Give again, exactly as they appear, only the lines from the one containing "rise? Give your answer to 2 decimal places." through the last line of the material below.

_ _ _ _

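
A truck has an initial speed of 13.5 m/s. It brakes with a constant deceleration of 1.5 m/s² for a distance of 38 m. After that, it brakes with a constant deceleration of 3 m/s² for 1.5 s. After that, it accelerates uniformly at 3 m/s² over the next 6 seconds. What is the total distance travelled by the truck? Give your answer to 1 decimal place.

123.6 m

Phase 1 (decelerating): v₀ = 13.5 m/s, a = -1.5 m/s².
v² = v₀² + 2aΔx = 13.5² + 2·-1.5·38 = 68.2 → v = 8.26 m/s
t = (v − v₀)/a = (8.26 − 13.5)/-1.5 = 3.49 s

Phase 2 (decelerating): v₀ = 8.26 m/s, a = -3 m/s².
v = v₀ + at = 8.26 + (-3)(1.5) = 3.76 m/s
Δx = v₀t + ½at² = 8.26·1.5 + 0.5·-3·1.5² = 9.02 m

Phase 3 (accelerating): v₀ = 3.76 m/s, a = 3 m/s².
v = v₀ + at = 3.76 + (3)(6) = 21.8 m/s
Δx = v₀t + ½at² = 3.76·6 + 0.5·3·6² = 76.6 m
Total distance = 38.0 + 9.02 + 76.6 = 124 m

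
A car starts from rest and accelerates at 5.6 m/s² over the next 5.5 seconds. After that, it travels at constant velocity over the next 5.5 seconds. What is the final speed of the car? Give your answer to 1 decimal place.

Phase 1 (accelerating): v₀ = 0 m/s, a = 5.6 m/s².
v = v₀ + at = 0 + (5.6)(5.5) = 30.8 m/s
Δx = v₀t + ½at² = 0·5.5 + 0.5·5.6·5.5² = 84.7 m

Phase 2 (constant speed): v₀ = 30.8 m/s, a = 0 m/s².
v = v₀ + at = 30.8 + (0)(5.5) = 30.8 m/s
Δx = v₀t + ½at² = 30.8·5.5 + 0.5·0·5.5² = 169 m
Final speed = 30.8 m/s

30.8 m/s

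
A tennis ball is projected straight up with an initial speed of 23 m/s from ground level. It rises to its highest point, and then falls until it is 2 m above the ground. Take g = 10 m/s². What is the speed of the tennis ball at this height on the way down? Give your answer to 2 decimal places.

22.11 m/s

Phase 1 (rising): v₀ = 23.0 m/s, a = -10 m/s².
v = v₀ + at → t = (0 − 23.0) / -10 = 2.30 s
v² = v₀² + 2aΔx → Δx = (0² − 23.0²)/(2·-10) = 26.4 m

Phase 2 (falling): v₀ = 0 m/s, a = -10 m/s².
Falls 24.4 m from rest: t = √(2·24.4/10) = 2.21 s; v = g·t = 22.1 m/s.
Final speed = 22.1 m/s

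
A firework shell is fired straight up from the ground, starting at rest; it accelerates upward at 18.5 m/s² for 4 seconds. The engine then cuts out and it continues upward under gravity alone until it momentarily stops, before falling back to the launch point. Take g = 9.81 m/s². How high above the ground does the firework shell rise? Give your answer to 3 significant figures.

427 m

Phase 1 (powered ascent): v₀ = 0 m/s, a = 18.5 m/s².
v = v₀ + at = 0 + (18.5)(4) = 74.0 m/s
Δx = v₀t + ½at² = 0·4 + 0.5·18.5·4² = 148 m

Phase 2 (coasting upward): v₀ = 74.0 m/s, a = -9.81 m/s².
v = v₀ + at → t = (0 − 74.0) / -9.81 = 7.54 s
v² = v₀² + 2aΔx → Δx = (0² − 74.0²)/(2·-9.81) = 279 m
Maximum height = 148 + 279 = 427 m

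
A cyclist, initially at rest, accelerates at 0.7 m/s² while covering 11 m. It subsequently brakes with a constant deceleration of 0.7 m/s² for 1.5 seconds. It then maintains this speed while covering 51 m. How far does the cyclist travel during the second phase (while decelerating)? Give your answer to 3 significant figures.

Phase 1 (accelerating): v₀ = 0 m/s, a = 0.7 m/s².
v² = v₀² + 2aΔx = 0² + 2·0.7·11 = 15.4 → v = 3.92 m/s
t = (v − v₀)/a = (3.92 − 0)/0.7 = 5.61 s

Phase 2 (decelerating): v₀ = 3.92 m/s, a = -0.7 m/s².
v = v₀ + at = 3.92 + (-0.7)(1.5) = 2.87 m/s
Δx = v₀t + ½at² = 3.92·1.5 + 0.5·-0.7·1.5² = 5.10 m
Distance in phase 2 = 5.10 m

5.10 m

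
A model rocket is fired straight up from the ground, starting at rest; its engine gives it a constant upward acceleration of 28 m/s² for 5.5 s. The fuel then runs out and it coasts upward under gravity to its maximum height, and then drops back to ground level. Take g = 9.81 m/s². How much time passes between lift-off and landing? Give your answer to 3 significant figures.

Phase 1 (powered ascent): v₀ = 0 m/s, a = 28 m/s².
v = v₀ + at = 0 + (28)(5.5) = 154 m/s
Δx = v₀t + ½at² = 0·5.5 + 0.5·28·5.5² = 424 m

Phase 2 (coasting upward): v₀ = 154 m/s, a = -9.81 m/s².
v = v₀ + at → t = (0 − 154) / -9.81 = 15.7 s
v² = v₀² + 2aΔx → Δx = (0² − 154²)/(2·-9.81) = 1210 m

Phase 3 (free fall): v₀ = 0 m/s, a = -9.81 m/s².
Falls 1630 m from rest: t = √(2·1630/9.81) = 18.2 s; v = g·t = 179 m/s.
Total time = 5.50 + 15.7 + 18.2 = 39.4 s

39.4 s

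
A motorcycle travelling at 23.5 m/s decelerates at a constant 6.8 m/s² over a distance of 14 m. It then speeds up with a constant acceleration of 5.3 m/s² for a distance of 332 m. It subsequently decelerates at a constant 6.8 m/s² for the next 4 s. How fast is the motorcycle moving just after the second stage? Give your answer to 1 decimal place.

Phase 1 (decelerating): v₀ = 23.5 m/s, a = -6.8 m/s².
v² = v₀² + 2aΔx = 23.5² + 2·-6.8·14 = 362 → v = 19.0 m/s
t = (v − v₀)/a = (19.0 − 23.5)/-6.8 = 0.658 s

Phase 2 (accelerating): v₀ = 19.0 m/s, a = 5.3 m/s².
v² = v₀² + 2aΔx = 19.0² + 2·5.3·332 = 3880 → v = 62.3 m/s
t = (v − v₀)/a = (62.3 − 19.0)/5.3 = 8.17 s
Speed at end of phase 2 = 62.3 m/s

62.3 m/s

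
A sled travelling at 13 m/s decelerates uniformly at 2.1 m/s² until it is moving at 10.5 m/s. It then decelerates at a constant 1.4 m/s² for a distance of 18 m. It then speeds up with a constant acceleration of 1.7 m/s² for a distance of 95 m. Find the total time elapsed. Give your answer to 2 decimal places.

10.12 s

Phase 1 (decelerating): v₀ = 13.0 m/s, a = -2.1 m/s².
v = v₀ + at → t = (10.5 − 13.0) / -2.1 = 1.19 s
v² = v₀² + 2aΔx → Δx = (10.5² − 13.0²)/(2·-2.1) = 14.0 m

Phase 2 (decelerating): v₀ = 10.5 m/s, a = -1.4 m/s².
v² = v₀² + 2aΔx = 10.5² + 2·-1.4·18 = 59.9 → v = 7.74 m/s
t = (v − v₀)/a = (7.74 − 10.5)/-1.4 = 1.97 s

Phase 3 (accelerating): v₀ = 7.74 m/s, a = 1.7 m/s².
v² = v₀² + 2aΔx = 7.74² + 2·1.7·95 = 383 → v = 19.6 m/s
t = (v − v₀)/a = (19.6 − 7.74)/1.7 = 6.96 s
Total time = 1.19 + 1.97 + 6.96 = 10.1 s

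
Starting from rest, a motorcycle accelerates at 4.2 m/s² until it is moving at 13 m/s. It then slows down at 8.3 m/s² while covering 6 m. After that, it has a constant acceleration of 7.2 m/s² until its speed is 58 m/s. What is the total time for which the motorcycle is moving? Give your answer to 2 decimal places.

10.56 s

Phase 1 (accelerating): v₀ = 0 m/s, a = 4.2 m/s².
v = v₀ + at → t = (13 − 0) / 4.2 = 3.10 s
v² = v₀² + 2aΔx → Δx = (13² − 0²)/(2·4.2) = 20.1 m

Phase 2 (decelerating): v₀ = 13.0 m/s, a = -8.3 m/s².
v² = v₀² + 2aΔx = 13.0² + 2·-8.3·6 = 69.4 → v = 8.33 m/s
t = (v − v₀)/a = (8.33 − 13.0)/-8.3 = 0.563 s

Phase 3 (accelerating): v₀ = 8.33 m/s, a = 7.2 m/s².
v = v₀ + at → t = (58 − 8.33) / 7.2 = 6.90 s
v² = v₀² + 2aΔx → Δx = (58² − 8.33²)/(2·7.2) = 229 m
Total time = 3.10 + 0.563 + 6.90 = 10.6 s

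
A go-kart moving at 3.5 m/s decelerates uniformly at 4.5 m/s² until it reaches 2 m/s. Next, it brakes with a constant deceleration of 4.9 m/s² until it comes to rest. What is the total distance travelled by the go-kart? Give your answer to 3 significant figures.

Phase 1 (decelerating): v₀ = 3.50 m/s, a = -4.5 m/s².
v = v₀ + at → t = (2 − 3.50) / -4.5 = 0.333 s
v² = v₀² + 2aΔx → Δx = (2² − 3.50²)/(2·-4.5) = 0.917 m

Phase 2 (decelerating): v₀ = 2.00 m/s, a = -4.9 m/s².
v = v₀ + at → t = (0 − 2.00) / -4.9 = 0.408 s
v² = v₀² + 2aΔx → Δx = (0² − 2.00²)/(2·-4.9) = 0.408 m
Total distance = 0.917 + 0.408 = 1.32 m

1.32 m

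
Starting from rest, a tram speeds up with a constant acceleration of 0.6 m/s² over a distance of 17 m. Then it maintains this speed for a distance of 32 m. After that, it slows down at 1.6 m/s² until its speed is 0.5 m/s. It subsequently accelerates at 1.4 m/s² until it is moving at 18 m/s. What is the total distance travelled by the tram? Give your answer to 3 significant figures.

171 m

Phase 1 (accelerating): v₀ = 0 m/s, a = 0.6 m/s².
v² = v₀² + 2aΔx = 0² + 2·0.6·17 = 20.4 → v = 4.52 m/s
t = (v − v₀)/a = (4.52 − 0)/0.6 = 7.53 s

Phase 2 (constant speed): v₀ = 4.52 m/s, a = 0 m/s².
Constant speed: t = d/v = 32/4.52 = 7.08 s

Phase 3 (decelerating): v₀ = 4.52 m/s, a = -1.6 m/s².
v = v₀ + at → t = (0.5 − 4.52) / -1.6 = 2.51 s
v² = v₀² + 2aΔx → Δx = (0.5² − 4.52²)/(2·-1.6) = 6.30 m

Phase 4 (accelerating): v₀ = 0.500 m/s, a = 1.4 m/s².
v = v₀ + at → t = (18 − 0.500) / 1.4 = 12.5 s
v² = v₀² + 2aΔx → Δx = (18² − 0.500²)/(2·1.4) = 116 m
Total distance = 17.0 + 32.0 + 6.30 + 116 = 171 m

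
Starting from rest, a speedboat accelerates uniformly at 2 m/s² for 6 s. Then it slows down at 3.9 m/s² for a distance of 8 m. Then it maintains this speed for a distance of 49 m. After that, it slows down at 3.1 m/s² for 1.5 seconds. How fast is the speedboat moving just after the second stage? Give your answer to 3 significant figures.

9.03 m/s

Phase 1 (accelerating): v₀ = 0 m/s, a = 2 m/s².
v = v₀ + at = 0 + (2)(6) = 12.0 m/s
Δx = v₀t + ½at² = 0·6 + 0.5·2·6² = 36.0 m

Phase 2 (decelerating): v₀ = 12.0 m/s, a = -3.9 m/s².
v² = v₀² + 2aΔx = 12.0² + 2·-3.9·8 = 81.6 → v = 9.03 m/s
t = (v − v₀)/a = (9.03 − 12.0)/-3.9 = 0.761 s
Speed at end of phase 2 = 9.03 m/s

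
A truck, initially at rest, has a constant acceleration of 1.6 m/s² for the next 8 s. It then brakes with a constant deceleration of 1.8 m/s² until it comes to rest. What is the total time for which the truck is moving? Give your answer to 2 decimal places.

Phase 1 (accelerating): v₀ = 0 m/s, a = 1.6 m/s².
v = v₀ + at = 0 + (1.6)(8) = 12.8 m/s
Δx = v₀t + ½at² = 0·8 + 0.5·1.6·8² = 51.2 m

Phase 2 (decelerating): v₀ = 12.8 m/s, a = -1.8 m/s².
v = v₀ + at → t = (0 − 12.8) / -1.8 = 7.11 s
v² = v₀² + 2aΔx → Δx = (0² − 12.8²)/(2·-1.8) = 45.5 m
Total time = 8.00 + 7.11 = 15.1 s

15.11 s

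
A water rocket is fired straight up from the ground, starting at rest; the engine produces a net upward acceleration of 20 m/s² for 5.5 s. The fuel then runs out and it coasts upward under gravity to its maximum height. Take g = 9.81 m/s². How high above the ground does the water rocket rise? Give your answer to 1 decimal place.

Phase 1 (powered ascent): v₀ = 0 m/s, a = 20 m/s².
v = v₀ + at = 0 + (20)(5.5) = 110 m/s
Δx = v₀t + ½at² = 0·5.5 + 0.5·20·5.5² = 302 m

Phase 2 (coasting upward): v₀ = 110 m/s, a = -9.81 m/s².
v = v₀ + at → t = (0 − 110) / -9.81 = 11.2 s
v² = v₀² + 2aΔx → Δx = (0² − 110²)/(2·-9.81) = 617 m
Maximum height = 302 + 617 = 919 m

919.2 m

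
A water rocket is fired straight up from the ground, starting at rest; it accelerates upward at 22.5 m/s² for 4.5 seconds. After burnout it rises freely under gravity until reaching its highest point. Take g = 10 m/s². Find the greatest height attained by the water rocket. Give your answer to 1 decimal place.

740.4 m

Phase 1 (powered ascent): v₀ = 0 m/s, a = 22.5 m/s².
v = v₀ + at = 0 + (22.5)(4.5) = 101 m/s
Δx = v₀t + ½at² = 0·4.5 + 0.5·22.5·4.5² = 228 m

Phase 2 (coasting upward): v₀ = 101 m/s, a = -10 m/s².
v = v₀ + at → t = (0 − 101) / -10 = 10.1 s
v² = v₀² + 2aΔx → Δx = (0² − 101²)/(2·-10) = 513 m
Maximum height = 228 + 513 = 740 m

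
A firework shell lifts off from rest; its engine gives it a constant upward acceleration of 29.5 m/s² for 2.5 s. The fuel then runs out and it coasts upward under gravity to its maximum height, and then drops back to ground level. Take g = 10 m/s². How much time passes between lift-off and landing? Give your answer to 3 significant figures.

18.4 s

Phase 1 (powered ascent): v₀ = 0 m/s, a = 29.5 m/s².
v = v₀ + at = 0 + (29.5)(2.5) = 73.8 m/s
Δx = v₀t + ½at² = 0·2.5 + 0.5·29.5·2.5² = 92.2 m

Phase 2 (coasting upward): v₀ = 73.8 m/s, a = -10 m/s².
v = v₀ + at → t = (0 − 73.8) / -10 = 7.38 s
v² = v₀² + 2aΔx → Δx = (0² − 73.8²)/(2·-10) = 272 m

Phase 3 (free fall): v₀ = 0 m/s, a = -10 m/s².
Falls 364 m from rest: t = √(2·364/10) = 8.53 s; v = g·t = 85.3 m/s.
Total time = 2.50 + 7.38 + 8.53 = 18.4 s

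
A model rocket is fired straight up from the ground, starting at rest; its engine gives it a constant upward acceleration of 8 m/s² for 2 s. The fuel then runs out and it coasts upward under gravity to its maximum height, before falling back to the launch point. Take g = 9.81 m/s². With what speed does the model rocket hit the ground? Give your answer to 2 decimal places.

Phase 1 (powered ascent): v₀ = 0 m/s, a = 8 m/s².
v = v₀ + at = 0 + (8)(2) = 16.0 m/s
Δx = v₀t + ½at² = 0·2 + 0.5·8·2² = 16.0 m

Phase 2 (coasting upward): v₀ = 16.0 m/s, a = -9.81 m/s².
v = v₀ + at → t = (0 − 16.0) / -9.81 = 1.63 s
v² = v₀² + 2aΔx → Δx = (0² − 16.0²)/(2·-9.81) = 13.0 m

Phase 3 (free fall): v₀ = 0 m/s, a = -9.81 m/s².
Falls 29.0 m from rest: t = √(2·29.0/9.81) = 2.43 s; v = g·t = 23.9 m/s.
Impact speed = 23.9 m/s

23.87 m/s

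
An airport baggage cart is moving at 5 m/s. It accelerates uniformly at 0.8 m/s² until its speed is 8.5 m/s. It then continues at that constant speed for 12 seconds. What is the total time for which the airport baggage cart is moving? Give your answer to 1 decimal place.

Phase 1 (accelerating): v₀ = 5.00 m/s, a = 0.8 m/s².
v = v₀ + at → t = (8.5 − 5.00) / 0.8 = 4.38 s
v² = v₀² + 2aΔx → Δx = (8.5² − 5.00²)/(2·0.8) = 29.5 m

Phase 2 (constant speed): v₀ = 8.50 m/s, a = 0 m/s².
v = v₀ + at = 8.50 + (0)(12) = 8.50 m/s
Δx = v₀t + ½at² = 8.50·12 + 0.5·0·12² = 102 m
Total time = 4.38 + 12.0 = 16.4 s

16.4 s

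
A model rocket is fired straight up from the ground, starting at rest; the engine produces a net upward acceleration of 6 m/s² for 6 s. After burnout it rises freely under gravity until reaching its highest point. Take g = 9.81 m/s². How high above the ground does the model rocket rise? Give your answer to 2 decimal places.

Phase 1 (powered ascent): v₀ = 0 m/s, a = 6 m/s².
v = v₀ + at = 0 + (6)(6) = 36.0 m/s
Δx = v₀t + ½at² = 0·6 + 0.5·6·6² = 108 m

Phase 2 (coasting upward): v₀ = 36.0 m/s, a = -9.81 m/s².
v = v₀ + at → t = (0 − 36.0) / -9.81 = 3.67 s
v² = v₀² + 2aΔx → Δx = (0² − 36.0²)/(2·-9.81) = 66.1 m
Maximum height = 108 + 66.1 = 174 m

174.06 m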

_ _ _ _

■ Written response:
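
A model rocket is fired straight up from the ground, starting at rest; the engine produces a net upward acceleration of 6 m/s² for 6 s. After burnout it rises freely under gravity until reaching its highest point. Take g = 9.81 m/s². How high above the ground does the model rocket rise? Give your answer to 2 decimal places.

Phase 1 (powered ascent): v₀ = 0 m/s, a = 6 m/s².
v = v₀ + at = 0 + (6)(6) = 36.0 m/s
Δx = v₀t + ½at² = 0·6 + 0.5·6·6² = 108 m

Phase 2 (coasting upward): v₀ = 36.0 m/s, a = -9.81 m/s².
v = v₀ + at → t = (0 − 36.0) / -9.81 = 3.67 s
v² = v₀² + 2aΔx → Δx = (0² − 36.0²)/(2·-9.81) = 66.1 m
Maximum height = 108 + 66.1 = 174 m

174.06 m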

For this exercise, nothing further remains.